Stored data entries

--------------------------------

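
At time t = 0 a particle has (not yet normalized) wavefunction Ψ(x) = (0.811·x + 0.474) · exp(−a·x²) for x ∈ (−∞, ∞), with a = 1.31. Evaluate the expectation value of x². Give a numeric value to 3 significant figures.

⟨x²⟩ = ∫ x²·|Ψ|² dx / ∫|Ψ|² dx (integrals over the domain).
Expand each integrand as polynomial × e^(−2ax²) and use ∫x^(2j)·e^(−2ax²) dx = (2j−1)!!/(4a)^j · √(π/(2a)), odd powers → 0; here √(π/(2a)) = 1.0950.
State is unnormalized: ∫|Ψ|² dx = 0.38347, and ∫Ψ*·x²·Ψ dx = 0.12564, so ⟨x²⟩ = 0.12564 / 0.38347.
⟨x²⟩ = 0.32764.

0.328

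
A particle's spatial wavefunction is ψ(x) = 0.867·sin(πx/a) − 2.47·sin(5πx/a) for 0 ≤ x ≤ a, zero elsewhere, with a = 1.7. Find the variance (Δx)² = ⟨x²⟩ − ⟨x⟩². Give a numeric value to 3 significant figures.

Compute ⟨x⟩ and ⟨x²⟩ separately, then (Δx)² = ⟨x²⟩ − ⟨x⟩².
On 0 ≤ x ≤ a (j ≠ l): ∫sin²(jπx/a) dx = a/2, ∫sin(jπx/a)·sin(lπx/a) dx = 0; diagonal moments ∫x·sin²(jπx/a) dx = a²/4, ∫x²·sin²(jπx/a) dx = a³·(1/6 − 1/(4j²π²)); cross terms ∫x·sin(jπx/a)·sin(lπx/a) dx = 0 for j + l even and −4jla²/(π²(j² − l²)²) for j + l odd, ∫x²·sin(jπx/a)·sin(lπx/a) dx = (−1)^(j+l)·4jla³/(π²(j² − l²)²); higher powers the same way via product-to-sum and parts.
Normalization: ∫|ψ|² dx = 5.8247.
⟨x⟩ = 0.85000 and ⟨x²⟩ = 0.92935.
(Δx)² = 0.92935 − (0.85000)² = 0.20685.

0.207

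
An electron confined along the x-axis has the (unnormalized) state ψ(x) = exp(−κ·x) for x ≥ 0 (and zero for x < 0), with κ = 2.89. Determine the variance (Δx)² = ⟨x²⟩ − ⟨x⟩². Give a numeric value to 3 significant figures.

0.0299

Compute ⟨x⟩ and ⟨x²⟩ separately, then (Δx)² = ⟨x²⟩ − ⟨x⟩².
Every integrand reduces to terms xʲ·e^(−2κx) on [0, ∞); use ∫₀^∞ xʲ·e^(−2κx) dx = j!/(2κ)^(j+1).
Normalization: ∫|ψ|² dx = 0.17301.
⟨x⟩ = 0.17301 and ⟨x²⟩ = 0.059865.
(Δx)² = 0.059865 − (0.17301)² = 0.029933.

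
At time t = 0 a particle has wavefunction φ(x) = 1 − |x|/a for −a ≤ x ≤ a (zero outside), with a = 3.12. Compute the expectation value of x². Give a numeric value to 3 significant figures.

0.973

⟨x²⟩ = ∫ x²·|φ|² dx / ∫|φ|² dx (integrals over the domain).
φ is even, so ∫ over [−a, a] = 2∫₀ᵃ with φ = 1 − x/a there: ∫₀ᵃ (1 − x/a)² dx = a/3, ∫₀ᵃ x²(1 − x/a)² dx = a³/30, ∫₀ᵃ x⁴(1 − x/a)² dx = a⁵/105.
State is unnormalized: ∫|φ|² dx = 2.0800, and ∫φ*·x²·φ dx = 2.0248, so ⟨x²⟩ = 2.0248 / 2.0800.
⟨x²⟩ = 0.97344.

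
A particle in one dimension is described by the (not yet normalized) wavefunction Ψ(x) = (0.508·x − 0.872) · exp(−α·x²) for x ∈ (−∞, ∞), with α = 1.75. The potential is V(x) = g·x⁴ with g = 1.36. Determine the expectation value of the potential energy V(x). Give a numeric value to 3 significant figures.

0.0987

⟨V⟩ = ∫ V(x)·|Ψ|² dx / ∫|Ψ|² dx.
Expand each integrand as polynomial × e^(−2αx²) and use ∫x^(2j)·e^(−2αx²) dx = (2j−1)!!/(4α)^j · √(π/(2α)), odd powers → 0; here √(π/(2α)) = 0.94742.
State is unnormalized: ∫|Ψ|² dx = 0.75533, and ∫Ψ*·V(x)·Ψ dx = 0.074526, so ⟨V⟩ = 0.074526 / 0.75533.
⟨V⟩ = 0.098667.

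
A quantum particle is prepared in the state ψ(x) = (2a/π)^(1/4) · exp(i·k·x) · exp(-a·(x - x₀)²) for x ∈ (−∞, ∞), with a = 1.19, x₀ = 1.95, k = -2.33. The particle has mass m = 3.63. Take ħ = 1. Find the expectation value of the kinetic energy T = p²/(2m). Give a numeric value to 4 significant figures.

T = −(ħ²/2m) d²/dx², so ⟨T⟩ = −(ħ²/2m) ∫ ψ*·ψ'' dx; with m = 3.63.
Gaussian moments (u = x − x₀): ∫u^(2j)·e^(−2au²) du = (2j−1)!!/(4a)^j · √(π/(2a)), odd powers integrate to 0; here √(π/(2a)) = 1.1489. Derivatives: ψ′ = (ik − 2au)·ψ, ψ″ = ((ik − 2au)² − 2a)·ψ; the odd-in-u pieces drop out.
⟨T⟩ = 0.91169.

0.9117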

--------------------------------

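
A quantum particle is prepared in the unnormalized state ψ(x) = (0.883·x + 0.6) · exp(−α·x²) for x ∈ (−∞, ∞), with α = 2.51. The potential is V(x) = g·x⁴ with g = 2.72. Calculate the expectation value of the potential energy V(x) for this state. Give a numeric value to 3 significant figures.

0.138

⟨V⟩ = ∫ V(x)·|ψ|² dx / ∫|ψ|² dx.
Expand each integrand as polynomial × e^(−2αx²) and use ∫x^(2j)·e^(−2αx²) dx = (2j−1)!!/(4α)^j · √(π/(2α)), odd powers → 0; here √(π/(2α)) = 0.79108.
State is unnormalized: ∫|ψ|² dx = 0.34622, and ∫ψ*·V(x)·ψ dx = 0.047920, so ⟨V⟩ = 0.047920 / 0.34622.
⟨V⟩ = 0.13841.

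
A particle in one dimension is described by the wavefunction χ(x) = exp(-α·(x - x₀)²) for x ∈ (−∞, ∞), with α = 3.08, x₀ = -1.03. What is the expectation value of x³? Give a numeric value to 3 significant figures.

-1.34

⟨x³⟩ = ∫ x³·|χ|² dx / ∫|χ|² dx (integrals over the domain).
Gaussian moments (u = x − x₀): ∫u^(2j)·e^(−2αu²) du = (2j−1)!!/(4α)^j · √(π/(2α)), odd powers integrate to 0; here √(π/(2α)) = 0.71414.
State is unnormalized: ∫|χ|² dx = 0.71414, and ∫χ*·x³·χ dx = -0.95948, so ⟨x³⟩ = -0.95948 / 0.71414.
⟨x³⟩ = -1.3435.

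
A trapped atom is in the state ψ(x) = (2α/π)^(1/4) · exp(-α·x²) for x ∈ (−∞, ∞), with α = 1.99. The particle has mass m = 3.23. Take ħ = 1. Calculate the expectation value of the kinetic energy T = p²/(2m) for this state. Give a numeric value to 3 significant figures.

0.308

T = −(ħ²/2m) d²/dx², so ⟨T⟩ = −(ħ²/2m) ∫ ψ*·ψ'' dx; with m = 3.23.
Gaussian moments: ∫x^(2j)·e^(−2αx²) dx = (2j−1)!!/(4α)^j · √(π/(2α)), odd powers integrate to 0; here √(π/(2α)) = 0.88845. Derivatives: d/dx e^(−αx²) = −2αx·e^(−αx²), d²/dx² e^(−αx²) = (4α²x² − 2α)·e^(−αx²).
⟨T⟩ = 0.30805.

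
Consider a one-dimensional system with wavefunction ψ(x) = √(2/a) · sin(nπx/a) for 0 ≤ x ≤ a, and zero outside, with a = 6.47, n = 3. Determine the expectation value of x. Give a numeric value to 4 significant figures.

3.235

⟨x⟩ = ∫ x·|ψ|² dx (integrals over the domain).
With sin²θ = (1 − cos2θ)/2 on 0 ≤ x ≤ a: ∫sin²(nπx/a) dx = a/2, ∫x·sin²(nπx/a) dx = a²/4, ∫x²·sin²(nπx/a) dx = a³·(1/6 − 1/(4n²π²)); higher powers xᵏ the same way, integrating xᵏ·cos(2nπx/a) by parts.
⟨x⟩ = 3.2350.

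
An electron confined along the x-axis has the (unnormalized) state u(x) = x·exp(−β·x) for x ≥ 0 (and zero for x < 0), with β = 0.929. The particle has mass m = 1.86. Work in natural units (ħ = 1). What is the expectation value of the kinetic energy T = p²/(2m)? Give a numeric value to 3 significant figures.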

--------------------------------

• [REQUIRED WORK] Above are some records; copy exactly the lines from the one with "Consider a one-dimensional" through the one with "(unnormalized) state u(x)", both included, and no others.

• [SOLUTION]
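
Consider a one-dimensional system with wavefunction ψ(x) = √(2/a) · sin(nπx/a) for 0 ≤ x ≤ a, and zero outside, with a = 6.47, n = 3. Determine the expectation value of x. Give a numeric value to 4 significant figures.

3.235

⟨x⟩ = ∫ x·|ψ|² dx (integrals over the domain).
With sin²θ = (1 − cos2θ)/2 on 0 ≤ x ≤ a: ∫sin²(nπx/a) dx = a/2, ∫x·sin²(nπx/a) dx = a²/4, ∫x²·sin²(nπx/a) dx = a³·(1/6 − 1/(4n²π²)); higher powers xᵏ the same way, integrating xᵏ·cos(2nπx/a) by parts.
⟨x⟩ = 3.2350.

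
An electron confined along the x-axis has the (unnormalized) state u(x) = x·exp(−β·x) for x ≥ 0 (and zero for x < 0), with β = 0.929. The particle has mass m = 1.86. Work in natural units (ħ = 1). What is the expectation value of the kinetic energy T = p²/(2m)? Give a numeric value to 3 significant figures.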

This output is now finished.